:: About this task ::
Whatever the records contain, reproduce all of them exactly.

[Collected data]
-- Opening Marker --

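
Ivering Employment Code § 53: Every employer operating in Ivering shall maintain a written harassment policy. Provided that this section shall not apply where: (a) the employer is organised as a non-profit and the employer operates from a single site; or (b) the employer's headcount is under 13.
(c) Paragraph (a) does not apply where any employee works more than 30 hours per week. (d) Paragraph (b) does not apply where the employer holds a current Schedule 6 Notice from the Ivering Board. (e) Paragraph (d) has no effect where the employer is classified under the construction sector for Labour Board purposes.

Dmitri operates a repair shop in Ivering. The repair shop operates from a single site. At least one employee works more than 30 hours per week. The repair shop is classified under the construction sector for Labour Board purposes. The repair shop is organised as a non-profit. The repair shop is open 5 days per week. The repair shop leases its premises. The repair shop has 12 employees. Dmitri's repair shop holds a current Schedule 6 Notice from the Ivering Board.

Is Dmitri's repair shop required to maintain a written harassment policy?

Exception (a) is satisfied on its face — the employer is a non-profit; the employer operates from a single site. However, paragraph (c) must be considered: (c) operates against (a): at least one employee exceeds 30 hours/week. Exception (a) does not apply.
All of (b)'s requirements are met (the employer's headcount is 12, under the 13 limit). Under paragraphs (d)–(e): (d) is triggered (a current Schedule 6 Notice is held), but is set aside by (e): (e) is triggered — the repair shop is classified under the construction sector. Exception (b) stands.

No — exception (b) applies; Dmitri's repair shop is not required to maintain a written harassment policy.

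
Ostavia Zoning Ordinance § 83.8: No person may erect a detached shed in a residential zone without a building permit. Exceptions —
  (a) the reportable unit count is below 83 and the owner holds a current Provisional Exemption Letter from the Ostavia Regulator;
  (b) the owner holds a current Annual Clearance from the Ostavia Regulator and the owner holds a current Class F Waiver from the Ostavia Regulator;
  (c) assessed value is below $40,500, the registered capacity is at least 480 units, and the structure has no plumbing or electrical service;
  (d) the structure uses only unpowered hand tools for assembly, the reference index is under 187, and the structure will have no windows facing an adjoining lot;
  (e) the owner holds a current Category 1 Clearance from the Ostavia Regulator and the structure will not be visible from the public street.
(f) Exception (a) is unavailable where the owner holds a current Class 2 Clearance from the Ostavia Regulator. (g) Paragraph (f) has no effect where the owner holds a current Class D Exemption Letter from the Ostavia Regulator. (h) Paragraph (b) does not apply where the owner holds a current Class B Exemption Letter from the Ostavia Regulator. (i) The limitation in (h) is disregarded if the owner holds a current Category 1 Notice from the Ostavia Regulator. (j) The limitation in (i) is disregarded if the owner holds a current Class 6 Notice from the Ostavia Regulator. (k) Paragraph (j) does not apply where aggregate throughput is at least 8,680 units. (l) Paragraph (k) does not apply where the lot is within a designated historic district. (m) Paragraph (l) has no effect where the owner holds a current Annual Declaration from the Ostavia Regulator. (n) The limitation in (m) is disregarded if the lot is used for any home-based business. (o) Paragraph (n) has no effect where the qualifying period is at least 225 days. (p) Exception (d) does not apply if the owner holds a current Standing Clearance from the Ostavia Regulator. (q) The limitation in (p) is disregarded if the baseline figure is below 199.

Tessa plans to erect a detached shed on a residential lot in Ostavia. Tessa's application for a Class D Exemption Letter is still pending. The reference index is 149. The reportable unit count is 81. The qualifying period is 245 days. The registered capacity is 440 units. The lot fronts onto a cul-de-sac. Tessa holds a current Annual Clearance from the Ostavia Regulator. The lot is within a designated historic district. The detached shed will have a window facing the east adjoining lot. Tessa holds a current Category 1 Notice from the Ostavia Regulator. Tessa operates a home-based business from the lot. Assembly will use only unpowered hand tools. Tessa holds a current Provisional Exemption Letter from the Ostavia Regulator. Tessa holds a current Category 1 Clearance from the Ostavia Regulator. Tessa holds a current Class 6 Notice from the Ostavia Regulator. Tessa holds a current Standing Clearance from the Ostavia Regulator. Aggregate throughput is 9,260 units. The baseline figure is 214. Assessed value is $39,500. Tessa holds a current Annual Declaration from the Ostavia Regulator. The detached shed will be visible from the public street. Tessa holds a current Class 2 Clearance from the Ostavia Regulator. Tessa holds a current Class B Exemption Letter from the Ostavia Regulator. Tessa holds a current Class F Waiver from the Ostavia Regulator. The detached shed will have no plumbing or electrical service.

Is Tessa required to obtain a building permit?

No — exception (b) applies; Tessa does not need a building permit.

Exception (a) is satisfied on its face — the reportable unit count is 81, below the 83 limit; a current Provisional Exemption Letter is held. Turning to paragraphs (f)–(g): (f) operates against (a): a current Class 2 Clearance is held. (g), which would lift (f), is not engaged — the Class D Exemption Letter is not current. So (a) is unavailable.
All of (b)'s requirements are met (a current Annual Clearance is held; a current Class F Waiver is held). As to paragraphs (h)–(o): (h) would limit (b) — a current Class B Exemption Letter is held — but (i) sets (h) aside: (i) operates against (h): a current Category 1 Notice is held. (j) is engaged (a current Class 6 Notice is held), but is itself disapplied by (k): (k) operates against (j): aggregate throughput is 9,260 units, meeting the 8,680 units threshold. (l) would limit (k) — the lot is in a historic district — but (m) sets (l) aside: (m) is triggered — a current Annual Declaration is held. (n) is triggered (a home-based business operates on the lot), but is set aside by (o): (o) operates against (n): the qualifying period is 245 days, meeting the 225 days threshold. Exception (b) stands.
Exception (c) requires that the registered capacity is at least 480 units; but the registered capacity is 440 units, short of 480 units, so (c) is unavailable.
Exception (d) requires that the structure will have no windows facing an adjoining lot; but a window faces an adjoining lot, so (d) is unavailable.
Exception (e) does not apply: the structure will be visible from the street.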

-- Closing Marker --

:: Response ::
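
Ivering Employment Code § 53: Every employer operating in Ivering shall maintain a written harassment policy. Provided that this section shall not apply where: (a) the employer is organised as a non-profit and the employer operates from a single site; or (b) the employer's headcount is under 13.
(c) Paragraph (a) does not apply where any employee works more than 30 hours per week. (d) Paragraph (b) does not apply where the employer holds a current Schedule 6 Notice from the Ivering Board. (e) Paragraph (d) has no effect where the employer is classified under the construction sector for Labour Board purposes.

Dmitri operates a repair shop in Ivering. The repair shop operates from a single site. At least one employee works more than 30 hours per week. The repair shop is classified under the construction sector for Labour Board purposes. The repair shop is organised as a non-profit. The repair shop is open 5 days per week. The repair shop leases its premises. The repair shop has 12 employees. Dmitri's repair shop holds a current Schedule 6 Notice from the Ivering Board.

Is Dmitri's repair shop required to maintain a written harassment policy?

Exception (a) is satisfied on its face — the employer is a non-profit; the employer operates from a single site. However, paragraph (c) must be considered: (c) operates against (a): at least one employee exceeds 30 hours/week. Exception (a) does not apply.
All of (b)'s requirements are met (the employer's headcount is 12, under the 13 limit). Under paragraphs (d)–(e): (d) is triggered (a current Schedule 6 Notice is held), but is set aside by (e): (e) is triggered — the repair shop is classified under the construction sector. Exception (b) stands.

No — exception (b) applies; Dmitri's repair shop is not required to maintain a written harassment policy.

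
Ostavia Zoning Ordinance § 83.8: No person may erect a detached shed in a residential zone without a building permit. Exceptions —
  (a) the reportable unit count is below 83 and the owner holds a current Provisional Exemption Letter from the Ostavia Regulator;
  (b) the owner holds a current Annual Clearance from the Ostavia Regulator and the owner holds a current Class F Waiver from the Ostavia Regulator;
  (c) assessed value is below $40,500, the registered capacity is at least 480 units, and the structure has no plumbing or electrical service;
  (d) the structure uses only unpowered hand tools for assembly, the reference index is under 187, and the structure will have no windows facing an adjoining lot;
  (e) the owner holds a current Category 1 Clearance from the Ostavia Regulator and the structure will not be visible from the public street.
(f) Exception (a) is unavailable where the owner holds a current Class 2 Clearance from the Ostavia Regulator. (g) Paragraph (f) has no effect where the owner holds a current Class D Exemption Letter from the Ostavia Regulator. (h) Paragraph (b) does not apply where the owner holds a current Class B Exemption Letter from the Ostavia Regulator. (i) The limitation in (h) is disregarded if the owner holds a current Category 1 Notice from the Ostavia Regulator. (j) The limitation in (i) is disregarded if the owner holds a current Class 6 Notice from the Ostavia Regulator. (k) Paragraph (j) does not apply where aggregate throughput is at least 8,680 units. (l) Paragraph (k) does not apply where the lot is within a designated historic district. (m) Paragraph (l) has no effect where the owner holds a current Annual Declaration from the Ostavia Regulator. (n) The limitation in (m) is disregarded if the lot is used for any home-based business. (o) Paragraph (n) has no effect where the qualifying period is at least 225 days. (p) Exception (d) does not apply if the owner holds a current Standing Clearance from the Ostavia Regulator. (q) The limitation in (p) is disregarded if the baseline figure is below 199.

Tessa plans to erect a detached shed on a residential lot in Ostavia. Tessa's application for a Class D Exemption Letter is still pending. The reference index is 149. The reportable unit count is 81. The qualifying period is 245 days. The registered capacity is 440 units. The lot fronts onto a cul-de-sac. Tessa holds a current Annual Clearance from the Ostavia Regulator. The lot is within a designated historic district. The detached shed will have a window facing the east adjoining lot. Tessa holds a current Category 1 Notice from the Ostavia Regulator. Tessa operates a home-based business from the lot. Assembly will use only unpowered hand tools. Tessa holds a current Provisional Exemption Letter from the Ostavia Regulator. Tessa holds a current Category 1 Clearance from the Ostavia Regulator. Tessa holds a current Class 6 Notice from the Ostavia Regulator. Tessa holds a current Standing Clearance from the Ostavia Regulator. Aggregate throughput is 9,260 units. The baseline figure is 214. Assessed value is $39,500. Tessa holds a current Annual Declaration from the Ostavia Regulator. The detached shed will be visible from the public street. Tessa holds a current Class 2 Clearance from the Ostavia Regulator. Tessa holds a current Class B Exemption Letter from the Ostavia Regulator. Tessa holds a current Class F Waiver from the Ostavia Regulator. The detached shed will have no plumbing or electrical service.

Is Tessa required to obtain a building permit?

No — exception (b) applies; Tessa does not need a building permit.

Exception (a) is satisfied on its face — the reportable unit count is 81, below the 83 limit; a current Provisional Exemption Letter is held. Turning to paragraphs (f)–(g): (f) operates against (a): a current Class 2 Clearance is held. (g), which would lift (f), is not engaged — the Class D Exemption Letter is not current. So (a) is unavailable.
All of (b)'s requirements are met (a current Annual Clearance is held; a current Class F Waiver is held). As to paragraphs (h)–(o): (h) would limit (b) — a current Class B Exemption Letter is held — but (i) sets (h) aside: (i) operates against (h): a current Category 1 Notice is held. (j) is engaged (a current Class 6 Notice is held), but is itself disapplied by (k): (k) operates against (j): aggregate throughput is 9,260 units, meeting the 8,680 units threshold. (l) would limit (k) — the lot is in a historic district — but (m) sets (l) aside: (m) is triggered — a current Annual Declaration is held. (n) is triggered (a home-based business operates on the lot), but is set aside by (o): (o) operates against (n): the qualifying period is 245 days, meeting the 225 days threshold. Exception (b) stands.
Exception (c) requires that the registered capacity is at least 480 units; but the registered capacity is 440 units, short of 480 units, so (c) is unavailable.
Exception (d) requires that the structure will have no windows facing an adjoining lot; but a window faces an adjoining lot, so (d) is unavailable.
Exception (e) does not apply: the structure will be visible from the street.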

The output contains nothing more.